## Your task
Repeat only the lines below from the one containing "Consider a European" through the one containing "A stock is priced", inclusive, exactly as written.

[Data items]
%%

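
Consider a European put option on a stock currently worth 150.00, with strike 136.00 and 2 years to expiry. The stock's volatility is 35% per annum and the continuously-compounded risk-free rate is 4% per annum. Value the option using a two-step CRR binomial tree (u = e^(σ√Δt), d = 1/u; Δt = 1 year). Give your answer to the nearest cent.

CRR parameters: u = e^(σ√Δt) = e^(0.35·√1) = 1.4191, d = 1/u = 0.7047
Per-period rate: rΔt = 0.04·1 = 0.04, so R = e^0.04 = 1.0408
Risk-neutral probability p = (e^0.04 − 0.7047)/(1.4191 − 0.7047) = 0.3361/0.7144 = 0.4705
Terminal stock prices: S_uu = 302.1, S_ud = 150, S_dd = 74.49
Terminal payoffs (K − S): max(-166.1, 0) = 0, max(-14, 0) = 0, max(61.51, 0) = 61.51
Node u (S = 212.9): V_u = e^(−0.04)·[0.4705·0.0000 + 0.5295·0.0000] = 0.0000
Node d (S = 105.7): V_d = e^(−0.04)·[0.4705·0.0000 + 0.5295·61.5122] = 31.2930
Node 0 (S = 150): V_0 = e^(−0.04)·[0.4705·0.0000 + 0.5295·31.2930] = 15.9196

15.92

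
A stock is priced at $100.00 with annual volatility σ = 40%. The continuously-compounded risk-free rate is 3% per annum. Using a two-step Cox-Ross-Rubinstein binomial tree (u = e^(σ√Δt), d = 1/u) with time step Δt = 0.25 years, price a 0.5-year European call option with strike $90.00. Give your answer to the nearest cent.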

%%
%%

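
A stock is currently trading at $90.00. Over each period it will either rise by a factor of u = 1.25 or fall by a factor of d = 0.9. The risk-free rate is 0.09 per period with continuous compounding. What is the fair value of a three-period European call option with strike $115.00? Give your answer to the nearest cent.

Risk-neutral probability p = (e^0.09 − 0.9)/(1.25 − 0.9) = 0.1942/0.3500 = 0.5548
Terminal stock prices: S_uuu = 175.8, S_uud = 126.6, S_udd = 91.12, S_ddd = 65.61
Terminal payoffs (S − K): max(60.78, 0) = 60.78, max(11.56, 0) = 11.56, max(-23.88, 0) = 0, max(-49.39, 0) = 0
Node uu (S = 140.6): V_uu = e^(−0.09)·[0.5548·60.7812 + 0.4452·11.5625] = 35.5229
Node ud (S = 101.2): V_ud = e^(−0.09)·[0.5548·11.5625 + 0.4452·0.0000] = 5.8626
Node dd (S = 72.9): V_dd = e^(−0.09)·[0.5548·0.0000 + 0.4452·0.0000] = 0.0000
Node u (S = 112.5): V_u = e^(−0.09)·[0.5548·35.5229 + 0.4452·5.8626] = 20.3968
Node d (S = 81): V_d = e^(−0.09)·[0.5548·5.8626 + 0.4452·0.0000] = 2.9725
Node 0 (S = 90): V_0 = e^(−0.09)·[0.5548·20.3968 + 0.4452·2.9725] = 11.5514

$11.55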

%%
%%

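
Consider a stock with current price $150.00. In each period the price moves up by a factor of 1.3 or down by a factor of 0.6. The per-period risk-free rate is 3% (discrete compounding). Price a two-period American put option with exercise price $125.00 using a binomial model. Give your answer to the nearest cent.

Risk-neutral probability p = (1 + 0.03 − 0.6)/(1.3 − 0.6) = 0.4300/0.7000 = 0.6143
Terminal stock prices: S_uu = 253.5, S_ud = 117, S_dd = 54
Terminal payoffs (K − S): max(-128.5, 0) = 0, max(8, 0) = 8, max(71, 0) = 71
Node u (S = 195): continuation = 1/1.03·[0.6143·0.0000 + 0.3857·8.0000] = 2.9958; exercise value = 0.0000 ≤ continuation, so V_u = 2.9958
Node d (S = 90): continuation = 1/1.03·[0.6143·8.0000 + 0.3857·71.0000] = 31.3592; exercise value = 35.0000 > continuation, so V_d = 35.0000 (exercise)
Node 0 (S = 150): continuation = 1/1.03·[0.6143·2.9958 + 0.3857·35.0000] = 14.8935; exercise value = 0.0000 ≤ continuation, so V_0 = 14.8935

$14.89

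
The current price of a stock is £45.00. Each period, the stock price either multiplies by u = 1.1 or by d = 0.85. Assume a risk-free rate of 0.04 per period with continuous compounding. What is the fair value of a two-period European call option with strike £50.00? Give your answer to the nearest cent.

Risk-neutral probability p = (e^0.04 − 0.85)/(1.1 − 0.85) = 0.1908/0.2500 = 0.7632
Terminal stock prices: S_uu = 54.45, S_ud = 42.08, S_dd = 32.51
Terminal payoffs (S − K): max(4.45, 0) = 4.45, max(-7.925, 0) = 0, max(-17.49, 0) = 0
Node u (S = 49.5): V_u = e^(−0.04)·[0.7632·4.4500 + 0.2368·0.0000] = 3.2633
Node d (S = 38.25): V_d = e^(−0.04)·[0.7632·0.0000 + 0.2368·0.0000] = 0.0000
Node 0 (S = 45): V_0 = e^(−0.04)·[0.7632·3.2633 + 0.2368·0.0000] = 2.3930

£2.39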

%%

## Exercise solution
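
Consider a European put option on a stock currently worth 150.00, with strike 136.00 and 2 years to expiry. The stock's volatility is 35% per annum and the continuously-compounded risk-free rate is 4% per annum. Value the option using a two-step CRR binomial tree (u = e^(σ√Δt), d = 1/u; Δt = 1 year). Give your answer to the nearest cent.

CRR parameters: u = e^(σ√Δt) = e^(0.35·√1) = 1.4191, d = 1/u = 0.7047
Per-period rate: rΔt = 0.04·1 = 0.04, so R = e^0.04 = 1.0408
Risk-neutral probability p = (e^0.04 − 0.7047)/(1.4191 − 0.7047) = 0.3361/0.7144 = 0.4705
Terminal stock prices: S_uu = 302.1, S_ud = 150, S_dd = 74.49
Terminal payoffs (K − S): max(-166.1, 0) = 0, max(-14, 0) = 0, max(61.51, 0) = 61.51
Node u (S = 212.9): V_u = e^(−0.04)·[0.4705·0.0000 + 0.5295·0.0000] = 0.0000
Node d (S = 105.7): V_d = e^(−0.04)·[0.4705·0.0000 + 0.5295·61.5122] = 31.2930
Node 0 (S = 150): V_0 = e^(−0.04)·[0.4705·0.0000 + 0.5295·31.2930] = 15.9196

15.92

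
A stock is priced at $100.00 with annual volatility σ = 40%. The continuously-compounded risk-free rate is 3% per annum. Using a two-step Cox-Ross-Rubinstein binomial tree (u = e^(σ√Δt), d = 1/u) with time step Δt = 0.25 years, price a 0.5-year European call option with strike $90.00. Give your answer to the nearest cent.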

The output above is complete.